##### RECORD EXCERPTS #####
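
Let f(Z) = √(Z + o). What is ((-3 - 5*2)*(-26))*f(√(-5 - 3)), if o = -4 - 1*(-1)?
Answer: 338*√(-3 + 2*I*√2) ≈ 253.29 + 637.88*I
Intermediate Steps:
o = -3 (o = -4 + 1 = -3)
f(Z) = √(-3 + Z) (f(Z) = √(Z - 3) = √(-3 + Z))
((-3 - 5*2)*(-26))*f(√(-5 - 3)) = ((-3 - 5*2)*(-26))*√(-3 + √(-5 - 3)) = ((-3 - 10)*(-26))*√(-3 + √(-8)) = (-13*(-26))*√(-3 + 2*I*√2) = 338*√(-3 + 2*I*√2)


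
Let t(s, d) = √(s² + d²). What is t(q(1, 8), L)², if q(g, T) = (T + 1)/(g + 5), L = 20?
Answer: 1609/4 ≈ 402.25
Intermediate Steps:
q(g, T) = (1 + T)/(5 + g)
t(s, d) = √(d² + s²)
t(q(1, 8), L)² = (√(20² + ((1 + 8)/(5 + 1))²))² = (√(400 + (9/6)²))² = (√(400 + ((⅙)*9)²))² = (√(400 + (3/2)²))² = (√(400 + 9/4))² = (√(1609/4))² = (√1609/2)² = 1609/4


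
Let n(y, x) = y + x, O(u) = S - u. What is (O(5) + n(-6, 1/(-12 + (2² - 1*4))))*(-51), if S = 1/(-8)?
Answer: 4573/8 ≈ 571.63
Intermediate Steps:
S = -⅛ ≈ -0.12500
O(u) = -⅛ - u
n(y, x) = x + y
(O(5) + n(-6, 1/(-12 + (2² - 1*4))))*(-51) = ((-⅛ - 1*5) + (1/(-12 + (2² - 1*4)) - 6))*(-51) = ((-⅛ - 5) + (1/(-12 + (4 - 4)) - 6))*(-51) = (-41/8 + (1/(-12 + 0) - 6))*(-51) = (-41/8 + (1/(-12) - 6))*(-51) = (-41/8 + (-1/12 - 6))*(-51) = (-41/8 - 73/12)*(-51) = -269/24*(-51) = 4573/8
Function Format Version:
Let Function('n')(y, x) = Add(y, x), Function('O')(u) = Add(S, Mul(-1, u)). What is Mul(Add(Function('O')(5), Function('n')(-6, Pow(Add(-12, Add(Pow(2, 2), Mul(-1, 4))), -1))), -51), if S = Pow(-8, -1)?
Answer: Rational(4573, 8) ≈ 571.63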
#####
The entries above must be repeated word for word.

(TASK OUTPUT)
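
Let f(Z) = √(Z + o). What is ((-3 - 5*2)*(-26))*f(√(-5 - 3)), if o = -4 - 1*(-1)?
Answer: 338*√(-3 + 2*I*√2) ≈ 253.29 + 637.88*I
Intermediate Steps:
o = -3 (o = -4 + 1 = -3)
f(Z) = √(-3 + Z) (f(Z) = √(Z - 3) = √(-3 + Z))
((-3 - 5*2)*(-26))*f(√(-5 - 3)) = ((-3 - 5*2)*(-26))*√(-3 + √(-5 - 3)) = ((-3 - 10)*(-26))*√(-3 + √(-8)) = (-13*(-26))*√(-3 + 2*I*√2) = 338*√(-3 + 2*I*√2)


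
Let t(s, d) = √(s² + d²). What is t(q(1, 8), L)², if q(g, T) = (T + 1)/(g + 5), L = 20?
Answer: 1609/4 ≈ 402.25
Intermediate Steps:
q(g, T) = (1 + T)/(5 + g)
t(s, d) = √(d² + s²)
t(q(1, 8), L)² = (√(20² + ((1 + 8)/(5 + 1))²))² = (√(400 + (9/6)²))² = (√(400 + ((⅙)*9)²))² = (√(400 + (3/2)²))² = (√(400 + 9/4))² = (√(1609/4))² = (√1609/2)² = 1609/4


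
Let n(y, x) = y + x, O(u) = S - u. What is (O(5) + n(-6, 1/(-12 + (2² - 1*4))))*(-51), if S = 1/(-8)?
Answer: 4573/8 ≈ 571.63
Intermediate Steps:
S = -⅛ ≈ -0.12500
O(u) = -⅛ - u
n(y, x) = x + y
(O(5) + n(-6, 1/(-12 + (2² - 1*4))))*(-51) = ((-⅛ - 1*5) + (1/(-12 + (2² - 1*4)) - 6))*(-51) = ((-⅛ - 5) + (1/(-12 + (4 - 4)) - 6))*(-51) = (-41/8 + (1/(-12 + 0) - 6))*(-51) = (-41/8 + (1/(-12) - 6))*(-51) = (-41/8 + (-1/12 - 6))*(-51) = (-41/8 - 73/12)*(-51) = -269/24*(-51) = 4573/8
Function Format Version:
Let Function('n')(y, x) = Add(y, x), Function('O')(u) = Add(S, Mul(-1, u)). What is Mul(Add(Function('O')(5), Function('n')(-6, Pow(Add(-12, Add(Pow(2, 2), Mul(-1, 4))), -1))), -51), if S = Pow(-8, -1)?
Answer: Rational(4573, 8) ≈ 571.63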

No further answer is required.